**EXERCISE INPUT:**
<<<<

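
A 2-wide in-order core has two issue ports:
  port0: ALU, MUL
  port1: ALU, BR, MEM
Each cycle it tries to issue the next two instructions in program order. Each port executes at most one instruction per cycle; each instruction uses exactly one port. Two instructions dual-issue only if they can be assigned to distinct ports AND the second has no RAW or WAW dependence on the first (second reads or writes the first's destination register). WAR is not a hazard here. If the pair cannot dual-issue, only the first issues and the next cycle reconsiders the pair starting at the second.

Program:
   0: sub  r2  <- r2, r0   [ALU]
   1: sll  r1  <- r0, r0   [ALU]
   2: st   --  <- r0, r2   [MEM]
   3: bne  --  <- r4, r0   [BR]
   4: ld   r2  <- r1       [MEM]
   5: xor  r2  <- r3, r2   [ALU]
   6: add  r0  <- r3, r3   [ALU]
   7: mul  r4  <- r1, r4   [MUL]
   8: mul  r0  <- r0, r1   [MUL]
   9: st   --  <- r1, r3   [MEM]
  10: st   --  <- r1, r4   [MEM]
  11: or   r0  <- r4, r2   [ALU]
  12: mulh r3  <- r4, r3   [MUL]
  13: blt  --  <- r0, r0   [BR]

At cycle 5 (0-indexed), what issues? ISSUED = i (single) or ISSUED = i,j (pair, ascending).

ISSUED = 7

  cy0 -> i0,i1 (sub;sll) pair
  cy1 -> i2 (st) no-port MEM/BR
  cy2 -> i3 (bne) no-port BR/MEM
  cy3 -> i4 (ld) RAW+WAW r2
  cy4 -> i5,i6 (xor;add) pair
  cy5 -> i7 (mul) no-port MUL/MUL
  cy6 -> i8,i9 (mul;st) pair
  cy7 -> i10,i11 (st;or) pair
  cy8 -> i12,i13 (mulh;blt) pair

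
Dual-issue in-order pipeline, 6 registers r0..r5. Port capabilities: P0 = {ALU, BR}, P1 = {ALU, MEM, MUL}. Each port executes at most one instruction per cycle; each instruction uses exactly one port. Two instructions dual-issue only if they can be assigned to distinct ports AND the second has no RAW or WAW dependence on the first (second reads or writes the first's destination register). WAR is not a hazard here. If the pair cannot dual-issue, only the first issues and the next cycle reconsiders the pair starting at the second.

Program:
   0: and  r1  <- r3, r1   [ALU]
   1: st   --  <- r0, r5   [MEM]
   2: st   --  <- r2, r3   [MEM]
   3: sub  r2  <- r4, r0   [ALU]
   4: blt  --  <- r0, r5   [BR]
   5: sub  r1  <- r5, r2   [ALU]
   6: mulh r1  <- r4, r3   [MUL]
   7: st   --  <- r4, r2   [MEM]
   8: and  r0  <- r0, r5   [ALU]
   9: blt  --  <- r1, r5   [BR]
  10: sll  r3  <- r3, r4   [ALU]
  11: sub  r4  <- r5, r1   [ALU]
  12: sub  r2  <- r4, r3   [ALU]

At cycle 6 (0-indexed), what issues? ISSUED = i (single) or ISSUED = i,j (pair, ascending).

ISSUED = 11

#0 head=0: and;st i0+i1 dual
#1 head=2: st;sub i2+i3 dual
#2 head=4: blt;sub i4+i5 dual
#3 head=6: mulh i6 no-port MUL/MEM
#4 head=7: st;and i7+i8 dual
#5 head=9: blt;sll i9+i10 dual
#6 head=11: sub i11 RAW r4
#7 head=12: sub i12 tail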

>>>>

**AIM OF THE EXERCISE:** Using the listing above, transcribe every entry exactly.

**SOLUTION FOR THIS EXERCISE:**
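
A 2-wide in-order core has two issue ports:
  port0: ALU, MUL
  port1: ALU, BR, MEM
Each cycle it tries to issue the next two instructions in program order. Each port executes at most one instruction per cycle; each instruction uses exactly one port. Two instructions dual-issue only if they can be assigned to distinct ports AND the second has no RAW or WAW dependence on the first (second reads or writes the first's destination register). WAR is not a hazard here. If the pair cannot dual-issue, only the first issues and the next cycle reconsiders the pair starting at the second.

Program:
   0: sub  r2  <- r2, r0   [ALU]
   1: sll  r1  <- r0, r0   [ALU]
   2: st   --  <- r0, r2   [MEM]
   3: bne  --  <- r4, r0   [BR]
   4: ld   r2  <- r1       [MEM]
   5: xor  r2  <- r3, r2   [ALU]
   6: add  r0  <- r3, r3   [ALU]
   7: mul  r4  <- r1, r4   [MUL]
   8: mul  r0  <- r0, r1   [MUL]
   9: st   --  <- r1, r3   [MEM]
  10: st   --  <- r1, r4   [MEM]
  11: or   r0  <- r4, r2   [ALU]
  12: mulh r3  <- r4, r3   [MUL]
  13: blt  --  <- r0, r0   [BR]

At cycle 5 (0-indexed), what issues? ISSUED = i (single) or ISSUED = i,j (pair, ascending).

ISSUED = 7

  cy0 -> i0,i1 (sub;sll) pair
  cy1 -> i2 (st) no-port MEM/BR
  cy2 -> i3 (bne) no-port BR/MEM
  cy3 -> i4 (ld) RAW+WAW r2
  cy4 -> i5,i6 (xor;add) pair
  cy5 -> i7 (mul) no-port MUL/MUL
  cy6 -> i8,i9 (mul;st) pair
  cy7 -> i10,i11 (st;or) pair
  cy8 -> i12,i13 (mulh;blt) pair

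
Dual-issue in-order pipeline, 6 registers r0..r5. Port capabilities: P0 = {ALU, BR}, P1 = {ALU, MEM, MUL}. Each port executes at most one instruction per cycle; each instruction uses exactly one port. Two instructions dual-issue only if they can be assigned to distinct ports AND the second has no RAW or WAW dependence on the first (second reads or writes the first's destination register). WAR is not a hazard here. If the pair cannot dual-issue, only the first issues and the next cycle reconsiders the pair starting at the second.

Program:
   0: and  r1  <- r3, r1   [ALU]
   1: st   --  <- r0, r5   [MEM]
   2: st   --  <- r2, r3   [MEM]
   3: sub  r2  <- r4, r0   [ALU]
   4: blt  --  <- r0, r5   [BR]
   5: sub  r1  <- r5, r2   [ALU]
   6: mulh r1  <- r4, r3   [MUL]
   7: st   --  <- r4, r2   [MEM]
   8: and  r0  <- r0, r5   [ALU]
   9: blt  --  <- r1, r5   [BR]
  10: sll  r3  <- r3, r4   [ALU]
  11: sub  r4  <- r5, r1   [ALU]
  12: sub  r2  <- r4, r3   [ALU]

At cycle 6 (0-indexed), what issues? ISSUED = i (single) or ISSUED = i,j (pair, ascending).

ISSUED = 11

#0 head=0: and;st i0+i1 dual
#1 head=2: st;sub i2+i3 dual
#2 head=4: blt;sub i4+i5 dual
#3 head=6: mulh i6 no-port MUL/MEM
#4 head=7: st;and i7+i8 dual
#5 head=9: blt;sll i9+i10 dual
#6 head=11: sub i11 RAW r4
#7 head=12: sub i12 tail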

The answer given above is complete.